◆ **What you will do**
Among the entries below, find the lines with the word "shown" and return them.

= = = = =

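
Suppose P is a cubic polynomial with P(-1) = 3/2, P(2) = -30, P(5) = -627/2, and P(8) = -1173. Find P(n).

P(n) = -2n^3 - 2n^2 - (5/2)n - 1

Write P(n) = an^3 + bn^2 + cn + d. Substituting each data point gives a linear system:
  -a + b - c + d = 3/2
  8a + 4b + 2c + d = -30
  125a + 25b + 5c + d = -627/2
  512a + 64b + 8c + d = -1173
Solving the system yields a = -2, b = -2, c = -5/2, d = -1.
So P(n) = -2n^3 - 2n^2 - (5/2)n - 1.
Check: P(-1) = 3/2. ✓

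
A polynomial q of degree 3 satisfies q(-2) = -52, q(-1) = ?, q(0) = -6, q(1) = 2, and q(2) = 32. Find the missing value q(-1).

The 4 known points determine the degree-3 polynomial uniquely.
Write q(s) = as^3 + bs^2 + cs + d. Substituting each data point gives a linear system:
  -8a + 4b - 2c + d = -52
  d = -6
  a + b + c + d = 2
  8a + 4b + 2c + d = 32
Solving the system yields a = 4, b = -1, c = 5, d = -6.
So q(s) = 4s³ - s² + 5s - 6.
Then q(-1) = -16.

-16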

= = = = =

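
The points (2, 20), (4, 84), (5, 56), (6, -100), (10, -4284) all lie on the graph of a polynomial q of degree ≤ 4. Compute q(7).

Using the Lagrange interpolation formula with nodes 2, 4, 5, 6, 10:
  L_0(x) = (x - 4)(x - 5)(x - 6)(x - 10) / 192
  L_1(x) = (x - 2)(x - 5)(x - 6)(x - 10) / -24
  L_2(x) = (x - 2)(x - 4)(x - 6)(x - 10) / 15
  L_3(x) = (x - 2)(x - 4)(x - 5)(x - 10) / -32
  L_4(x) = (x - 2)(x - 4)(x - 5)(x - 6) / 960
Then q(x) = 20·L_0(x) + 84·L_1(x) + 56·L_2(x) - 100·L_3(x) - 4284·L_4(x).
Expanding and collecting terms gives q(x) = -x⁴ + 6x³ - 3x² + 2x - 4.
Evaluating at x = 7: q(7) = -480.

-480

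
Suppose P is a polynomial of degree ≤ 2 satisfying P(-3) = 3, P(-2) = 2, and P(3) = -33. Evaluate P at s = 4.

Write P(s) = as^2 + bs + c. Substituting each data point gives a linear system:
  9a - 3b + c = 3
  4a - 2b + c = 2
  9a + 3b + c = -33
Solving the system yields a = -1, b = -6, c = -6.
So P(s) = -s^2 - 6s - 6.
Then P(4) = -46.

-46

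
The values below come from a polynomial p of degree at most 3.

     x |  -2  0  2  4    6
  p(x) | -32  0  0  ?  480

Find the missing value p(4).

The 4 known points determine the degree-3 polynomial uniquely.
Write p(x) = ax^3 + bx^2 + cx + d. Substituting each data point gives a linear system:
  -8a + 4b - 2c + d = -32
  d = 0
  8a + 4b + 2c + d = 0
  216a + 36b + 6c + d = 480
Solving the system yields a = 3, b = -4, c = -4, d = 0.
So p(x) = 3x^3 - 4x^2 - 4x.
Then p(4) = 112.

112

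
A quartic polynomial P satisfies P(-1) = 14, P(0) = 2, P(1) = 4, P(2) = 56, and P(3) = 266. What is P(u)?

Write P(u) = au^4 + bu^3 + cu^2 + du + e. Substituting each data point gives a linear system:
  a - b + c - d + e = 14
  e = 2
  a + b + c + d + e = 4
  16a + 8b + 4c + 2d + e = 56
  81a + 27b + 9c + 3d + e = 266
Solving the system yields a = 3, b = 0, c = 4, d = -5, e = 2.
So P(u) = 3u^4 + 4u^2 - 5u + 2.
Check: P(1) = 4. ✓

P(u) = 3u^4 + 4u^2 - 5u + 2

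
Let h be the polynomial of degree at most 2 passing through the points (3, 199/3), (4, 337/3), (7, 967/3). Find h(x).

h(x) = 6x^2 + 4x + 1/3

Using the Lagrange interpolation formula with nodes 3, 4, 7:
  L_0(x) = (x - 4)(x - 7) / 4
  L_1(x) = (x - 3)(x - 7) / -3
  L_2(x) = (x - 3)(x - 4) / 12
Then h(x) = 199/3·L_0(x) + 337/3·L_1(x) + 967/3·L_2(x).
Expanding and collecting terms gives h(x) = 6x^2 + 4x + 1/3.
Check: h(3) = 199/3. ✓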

= = = = =

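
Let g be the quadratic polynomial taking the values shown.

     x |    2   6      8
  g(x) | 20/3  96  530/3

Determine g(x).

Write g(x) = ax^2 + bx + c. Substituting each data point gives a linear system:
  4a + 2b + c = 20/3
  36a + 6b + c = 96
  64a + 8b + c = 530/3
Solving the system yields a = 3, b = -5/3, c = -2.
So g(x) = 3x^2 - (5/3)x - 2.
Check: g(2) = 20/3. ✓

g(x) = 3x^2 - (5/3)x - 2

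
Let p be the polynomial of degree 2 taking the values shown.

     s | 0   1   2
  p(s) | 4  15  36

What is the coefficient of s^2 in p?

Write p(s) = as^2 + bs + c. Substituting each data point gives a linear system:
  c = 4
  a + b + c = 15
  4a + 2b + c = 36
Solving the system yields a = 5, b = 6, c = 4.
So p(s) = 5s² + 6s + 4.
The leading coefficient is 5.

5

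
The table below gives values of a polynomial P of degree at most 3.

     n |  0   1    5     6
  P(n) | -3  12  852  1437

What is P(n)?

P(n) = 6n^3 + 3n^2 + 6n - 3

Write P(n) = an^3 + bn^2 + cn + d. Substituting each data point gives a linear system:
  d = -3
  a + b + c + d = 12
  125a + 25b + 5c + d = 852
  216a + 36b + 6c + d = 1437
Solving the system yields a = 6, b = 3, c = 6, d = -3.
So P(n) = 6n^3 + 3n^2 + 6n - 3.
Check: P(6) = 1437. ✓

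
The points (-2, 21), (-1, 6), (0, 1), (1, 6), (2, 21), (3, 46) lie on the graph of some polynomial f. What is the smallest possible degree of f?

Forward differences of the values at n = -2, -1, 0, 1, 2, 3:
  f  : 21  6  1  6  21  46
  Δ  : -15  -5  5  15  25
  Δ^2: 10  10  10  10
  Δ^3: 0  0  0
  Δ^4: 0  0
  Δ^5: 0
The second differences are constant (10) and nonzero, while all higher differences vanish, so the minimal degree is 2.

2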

= = = = =

◆ **Final answer**
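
Let g be the quadratic polynomial taking the values shown.
Let p be the polynomial of degree 2 taking the values shown.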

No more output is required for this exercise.